• Directions for this task
Please restate word for word the line holding "The inverse demand" and every following line through the end of the entries.

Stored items
+ + + +

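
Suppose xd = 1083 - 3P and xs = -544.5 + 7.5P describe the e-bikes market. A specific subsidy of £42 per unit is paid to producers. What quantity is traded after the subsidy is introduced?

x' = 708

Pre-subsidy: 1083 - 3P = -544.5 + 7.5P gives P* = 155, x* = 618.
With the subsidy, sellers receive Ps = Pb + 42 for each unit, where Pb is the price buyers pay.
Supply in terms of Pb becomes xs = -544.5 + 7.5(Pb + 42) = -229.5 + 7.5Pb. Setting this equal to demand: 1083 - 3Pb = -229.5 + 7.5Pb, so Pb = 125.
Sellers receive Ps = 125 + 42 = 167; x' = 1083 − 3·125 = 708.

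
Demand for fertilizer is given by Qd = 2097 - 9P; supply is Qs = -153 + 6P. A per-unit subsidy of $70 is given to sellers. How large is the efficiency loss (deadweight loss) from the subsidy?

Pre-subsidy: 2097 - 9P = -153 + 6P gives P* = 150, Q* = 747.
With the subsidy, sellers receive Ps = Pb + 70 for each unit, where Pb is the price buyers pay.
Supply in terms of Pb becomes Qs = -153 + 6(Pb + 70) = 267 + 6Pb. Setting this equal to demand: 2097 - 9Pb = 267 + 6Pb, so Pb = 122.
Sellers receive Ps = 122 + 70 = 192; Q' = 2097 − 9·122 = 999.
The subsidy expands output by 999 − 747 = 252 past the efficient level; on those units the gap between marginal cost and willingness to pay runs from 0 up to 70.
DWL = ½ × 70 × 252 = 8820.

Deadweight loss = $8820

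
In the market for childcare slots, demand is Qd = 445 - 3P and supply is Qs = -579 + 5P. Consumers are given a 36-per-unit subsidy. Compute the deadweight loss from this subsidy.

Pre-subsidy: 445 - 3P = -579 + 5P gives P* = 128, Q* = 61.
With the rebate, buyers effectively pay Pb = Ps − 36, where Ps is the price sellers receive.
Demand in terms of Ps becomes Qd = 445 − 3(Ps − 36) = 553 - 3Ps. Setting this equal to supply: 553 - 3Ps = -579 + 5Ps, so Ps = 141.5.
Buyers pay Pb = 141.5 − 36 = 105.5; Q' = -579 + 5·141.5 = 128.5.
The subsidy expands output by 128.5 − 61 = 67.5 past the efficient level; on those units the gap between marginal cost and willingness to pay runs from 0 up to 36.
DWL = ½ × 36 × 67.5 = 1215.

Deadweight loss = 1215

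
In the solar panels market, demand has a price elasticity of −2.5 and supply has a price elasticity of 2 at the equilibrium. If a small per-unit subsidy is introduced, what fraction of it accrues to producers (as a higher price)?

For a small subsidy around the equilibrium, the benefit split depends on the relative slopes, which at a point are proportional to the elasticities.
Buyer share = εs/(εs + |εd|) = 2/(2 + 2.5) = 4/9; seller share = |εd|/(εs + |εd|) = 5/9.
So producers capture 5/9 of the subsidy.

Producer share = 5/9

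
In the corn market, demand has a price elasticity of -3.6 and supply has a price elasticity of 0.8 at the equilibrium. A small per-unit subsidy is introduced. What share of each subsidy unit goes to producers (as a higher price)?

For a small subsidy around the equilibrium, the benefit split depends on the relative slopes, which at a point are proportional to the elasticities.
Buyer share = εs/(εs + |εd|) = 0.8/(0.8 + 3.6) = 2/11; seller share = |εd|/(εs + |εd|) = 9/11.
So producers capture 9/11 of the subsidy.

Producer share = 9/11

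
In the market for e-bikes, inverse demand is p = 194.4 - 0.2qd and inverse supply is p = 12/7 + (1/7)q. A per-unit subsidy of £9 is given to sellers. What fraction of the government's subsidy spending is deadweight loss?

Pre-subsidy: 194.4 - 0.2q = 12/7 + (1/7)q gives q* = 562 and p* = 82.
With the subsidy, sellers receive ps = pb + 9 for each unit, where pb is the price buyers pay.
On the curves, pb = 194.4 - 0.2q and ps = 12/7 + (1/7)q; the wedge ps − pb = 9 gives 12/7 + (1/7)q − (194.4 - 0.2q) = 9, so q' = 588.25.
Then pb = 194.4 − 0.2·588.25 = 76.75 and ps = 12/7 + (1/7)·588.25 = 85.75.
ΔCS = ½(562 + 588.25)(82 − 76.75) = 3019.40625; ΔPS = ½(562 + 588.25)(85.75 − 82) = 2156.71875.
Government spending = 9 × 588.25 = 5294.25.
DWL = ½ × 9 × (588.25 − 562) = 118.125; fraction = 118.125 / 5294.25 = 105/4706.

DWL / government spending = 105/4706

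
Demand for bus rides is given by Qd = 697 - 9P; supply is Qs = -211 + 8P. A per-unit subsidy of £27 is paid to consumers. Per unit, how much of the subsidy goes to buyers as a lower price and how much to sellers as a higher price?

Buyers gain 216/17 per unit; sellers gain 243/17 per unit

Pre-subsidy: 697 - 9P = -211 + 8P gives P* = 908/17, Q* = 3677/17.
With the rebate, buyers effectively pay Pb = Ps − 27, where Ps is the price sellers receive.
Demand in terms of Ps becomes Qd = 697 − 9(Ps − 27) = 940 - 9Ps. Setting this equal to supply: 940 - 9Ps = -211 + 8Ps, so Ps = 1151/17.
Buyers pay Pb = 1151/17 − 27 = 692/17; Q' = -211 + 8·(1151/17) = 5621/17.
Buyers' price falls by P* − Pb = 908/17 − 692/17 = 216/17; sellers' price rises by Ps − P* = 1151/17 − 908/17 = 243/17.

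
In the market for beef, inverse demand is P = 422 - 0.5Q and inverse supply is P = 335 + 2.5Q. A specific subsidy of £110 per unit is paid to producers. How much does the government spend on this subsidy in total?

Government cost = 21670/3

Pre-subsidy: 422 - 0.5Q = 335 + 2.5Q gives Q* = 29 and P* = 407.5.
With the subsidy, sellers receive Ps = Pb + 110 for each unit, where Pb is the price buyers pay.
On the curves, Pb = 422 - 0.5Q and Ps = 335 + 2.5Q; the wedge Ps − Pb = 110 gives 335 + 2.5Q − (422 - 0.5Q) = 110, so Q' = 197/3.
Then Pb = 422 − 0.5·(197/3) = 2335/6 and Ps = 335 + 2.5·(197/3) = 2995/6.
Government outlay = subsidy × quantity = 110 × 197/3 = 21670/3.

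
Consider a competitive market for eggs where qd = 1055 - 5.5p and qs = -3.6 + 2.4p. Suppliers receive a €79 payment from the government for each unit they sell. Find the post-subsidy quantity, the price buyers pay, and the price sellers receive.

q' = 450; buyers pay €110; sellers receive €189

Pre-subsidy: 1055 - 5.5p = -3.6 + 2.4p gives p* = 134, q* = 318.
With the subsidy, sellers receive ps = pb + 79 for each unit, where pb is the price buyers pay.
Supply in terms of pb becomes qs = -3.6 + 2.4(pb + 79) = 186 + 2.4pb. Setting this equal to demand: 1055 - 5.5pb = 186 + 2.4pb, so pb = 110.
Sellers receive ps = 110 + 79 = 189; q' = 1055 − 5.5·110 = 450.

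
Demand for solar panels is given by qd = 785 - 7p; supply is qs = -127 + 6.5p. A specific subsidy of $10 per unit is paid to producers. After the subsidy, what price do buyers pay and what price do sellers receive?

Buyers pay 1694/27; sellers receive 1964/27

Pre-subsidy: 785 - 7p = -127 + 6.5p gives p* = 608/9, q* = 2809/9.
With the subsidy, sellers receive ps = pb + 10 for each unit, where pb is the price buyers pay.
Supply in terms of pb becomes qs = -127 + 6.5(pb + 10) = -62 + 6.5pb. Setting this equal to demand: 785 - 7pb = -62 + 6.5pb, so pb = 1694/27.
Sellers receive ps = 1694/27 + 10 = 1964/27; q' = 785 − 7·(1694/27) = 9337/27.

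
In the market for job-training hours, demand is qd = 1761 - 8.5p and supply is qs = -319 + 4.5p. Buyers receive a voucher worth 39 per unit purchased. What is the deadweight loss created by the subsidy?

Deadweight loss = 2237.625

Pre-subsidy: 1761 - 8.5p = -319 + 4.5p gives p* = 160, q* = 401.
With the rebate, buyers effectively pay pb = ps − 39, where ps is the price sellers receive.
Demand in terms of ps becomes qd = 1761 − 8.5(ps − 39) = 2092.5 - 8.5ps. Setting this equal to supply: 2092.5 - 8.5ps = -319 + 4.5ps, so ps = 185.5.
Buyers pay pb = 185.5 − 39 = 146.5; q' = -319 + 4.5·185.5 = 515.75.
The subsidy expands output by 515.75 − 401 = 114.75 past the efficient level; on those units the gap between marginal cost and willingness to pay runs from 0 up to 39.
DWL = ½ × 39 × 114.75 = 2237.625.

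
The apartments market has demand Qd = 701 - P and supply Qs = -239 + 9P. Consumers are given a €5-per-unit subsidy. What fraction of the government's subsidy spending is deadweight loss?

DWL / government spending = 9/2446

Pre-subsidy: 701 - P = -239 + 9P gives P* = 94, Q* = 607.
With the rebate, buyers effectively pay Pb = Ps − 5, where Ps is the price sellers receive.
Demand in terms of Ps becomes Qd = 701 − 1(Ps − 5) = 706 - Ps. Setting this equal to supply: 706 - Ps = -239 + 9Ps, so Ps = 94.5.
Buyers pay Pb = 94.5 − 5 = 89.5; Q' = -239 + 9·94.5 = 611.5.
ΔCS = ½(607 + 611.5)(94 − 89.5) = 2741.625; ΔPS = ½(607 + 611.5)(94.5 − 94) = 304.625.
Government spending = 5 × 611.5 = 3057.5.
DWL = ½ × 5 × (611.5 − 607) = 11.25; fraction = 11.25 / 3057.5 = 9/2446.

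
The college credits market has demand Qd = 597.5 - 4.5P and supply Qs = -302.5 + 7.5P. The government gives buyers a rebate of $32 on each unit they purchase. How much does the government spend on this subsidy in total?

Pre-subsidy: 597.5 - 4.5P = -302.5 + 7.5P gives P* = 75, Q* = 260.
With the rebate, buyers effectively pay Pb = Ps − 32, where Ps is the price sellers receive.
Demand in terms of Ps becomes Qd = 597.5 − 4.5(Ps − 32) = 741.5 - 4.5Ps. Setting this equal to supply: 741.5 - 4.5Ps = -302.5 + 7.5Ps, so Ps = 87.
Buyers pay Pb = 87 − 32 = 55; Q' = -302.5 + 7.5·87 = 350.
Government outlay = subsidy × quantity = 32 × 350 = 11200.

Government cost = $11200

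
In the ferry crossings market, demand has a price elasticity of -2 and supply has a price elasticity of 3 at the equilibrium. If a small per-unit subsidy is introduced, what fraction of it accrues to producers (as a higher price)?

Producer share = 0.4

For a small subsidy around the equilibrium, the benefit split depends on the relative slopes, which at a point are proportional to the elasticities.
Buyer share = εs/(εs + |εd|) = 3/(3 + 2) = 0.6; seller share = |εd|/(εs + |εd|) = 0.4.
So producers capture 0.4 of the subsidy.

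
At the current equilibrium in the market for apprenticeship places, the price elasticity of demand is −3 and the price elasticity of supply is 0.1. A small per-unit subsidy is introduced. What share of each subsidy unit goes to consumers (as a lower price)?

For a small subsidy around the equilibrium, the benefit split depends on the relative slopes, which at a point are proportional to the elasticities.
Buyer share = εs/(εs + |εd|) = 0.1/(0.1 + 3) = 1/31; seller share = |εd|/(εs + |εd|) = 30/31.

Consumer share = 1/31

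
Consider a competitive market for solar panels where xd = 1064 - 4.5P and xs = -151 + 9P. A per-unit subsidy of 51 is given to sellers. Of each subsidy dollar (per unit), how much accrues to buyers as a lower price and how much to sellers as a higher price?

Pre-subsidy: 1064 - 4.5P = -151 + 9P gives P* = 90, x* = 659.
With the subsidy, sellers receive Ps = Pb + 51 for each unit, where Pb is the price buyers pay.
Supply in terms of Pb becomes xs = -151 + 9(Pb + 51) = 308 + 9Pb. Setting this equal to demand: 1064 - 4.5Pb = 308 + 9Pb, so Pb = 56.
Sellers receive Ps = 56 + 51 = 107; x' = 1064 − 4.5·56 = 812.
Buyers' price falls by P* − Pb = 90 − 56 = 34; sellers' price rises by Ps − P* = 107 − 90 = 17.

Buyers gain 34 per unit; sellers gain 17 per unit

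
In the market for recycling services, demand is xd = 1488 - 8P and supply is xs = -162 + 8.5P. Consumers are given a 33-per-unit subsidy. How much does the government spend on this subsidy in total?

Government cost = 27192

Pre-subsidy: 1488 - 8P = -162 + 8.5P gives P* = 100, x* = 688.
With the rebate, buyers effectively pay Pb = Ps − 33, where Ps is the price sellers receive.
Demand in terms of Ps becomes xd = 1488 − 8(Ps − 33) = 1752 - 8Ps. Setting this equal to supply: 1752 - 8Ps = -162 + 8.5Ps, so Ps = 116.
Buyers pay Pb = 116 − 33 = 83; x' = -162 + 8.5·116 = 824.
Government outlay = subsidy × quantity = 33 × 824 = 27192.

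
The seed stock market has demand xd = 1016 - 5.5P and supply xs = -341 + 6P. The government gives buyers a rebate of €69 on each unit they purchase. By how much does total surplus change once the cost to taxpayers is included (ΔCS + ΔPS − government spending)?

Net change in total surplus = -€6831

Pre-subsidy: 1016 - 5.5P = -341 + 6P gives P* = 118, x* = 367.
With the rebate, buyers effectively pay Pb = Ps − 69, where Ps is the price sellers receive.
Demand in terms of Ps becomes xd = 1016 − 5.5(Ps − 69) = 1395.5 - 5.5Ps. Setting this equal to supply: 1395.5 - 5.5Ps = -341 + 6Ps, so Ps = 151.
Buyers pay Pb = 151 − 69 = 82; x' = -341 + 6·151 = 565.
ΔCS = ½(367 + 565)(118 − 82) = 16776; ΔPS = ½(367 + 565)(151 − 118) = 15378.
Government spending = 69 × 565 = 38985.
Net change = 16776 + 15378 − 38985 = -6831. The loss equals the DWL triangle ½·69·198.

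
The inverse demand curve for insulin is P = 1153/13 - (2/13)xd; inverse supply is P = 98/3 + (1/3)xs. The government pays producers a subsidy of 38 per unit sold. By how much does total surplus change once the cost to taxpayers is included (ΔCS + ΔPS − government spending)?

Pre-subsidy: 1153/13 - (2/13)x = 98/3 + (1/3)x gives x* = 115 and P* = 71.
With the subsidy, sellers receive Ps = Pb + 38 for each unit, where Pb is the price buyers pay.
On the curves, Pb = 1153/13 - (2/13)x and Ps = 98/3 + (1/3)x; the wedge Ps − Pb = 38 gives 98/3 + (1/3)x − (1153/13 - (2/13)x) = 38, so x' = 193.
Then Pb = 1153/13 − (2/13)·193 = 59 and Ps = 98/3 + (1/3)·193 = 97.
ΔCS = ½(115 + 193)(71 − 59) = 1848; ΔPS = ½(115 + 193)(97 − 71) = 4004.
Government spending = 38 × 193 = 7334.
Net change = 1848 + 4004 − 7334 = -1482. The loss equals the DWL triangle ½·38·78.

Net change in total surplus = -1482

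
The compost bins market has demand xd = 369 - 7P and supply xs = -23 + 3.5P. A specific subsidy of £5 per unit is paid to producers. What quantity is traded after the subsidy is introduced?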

+ + + +

• Expected answer
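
The inverse demand curve for insulin is P = 1153/13 - (2/13)xd; inverse supply is P = 98/3 + (1/3)xs. The government pays producers a subsidy of 38 per unit sold. By how much does total surplus change once the cost to taxpayers is included (ΔCS + ΔPS − government spending)?

Pre-subsidy: 1153/13 - (2/13)x = 98/3 + (1/3)x gives x* = 115 and P* = 71.
With the subsidy, sellers receive Ps = Pb + 38 for each unit, where Pb is the price buyers pay.
On the curves, Pb = 1153/13 - (2/13)x and Ps = 98/3 + (1/3)x; the wedge Ps − Pb = 38 gives 98/3 + (1/3)x − (1153/13 - (2/13)x) = 38, so x' = 193.
Then Pb = 1153/13 − (2/13)·193 = 59 and Ps = 98/3 + (1/3)·193 = 97.
ΔCS = ½(115 + 193)(71 − 59) = 1848; ΔPS = ½(115 + 193)(97 − 71) = 4004.
Government spending = 38 × 193 = 7334.
Net change = 1848 + 4004 − 7334 = -1482. The loss equals the DWL triangle ½·38·78.

Net change in total surplus = -1482

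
The compost bins market has demand xd = 369 - 7P and supply xs = -23 + 3.5P. A specific subsidy of £5 per unit is paid to producers. What quantity is traded after the subsidy is introduced?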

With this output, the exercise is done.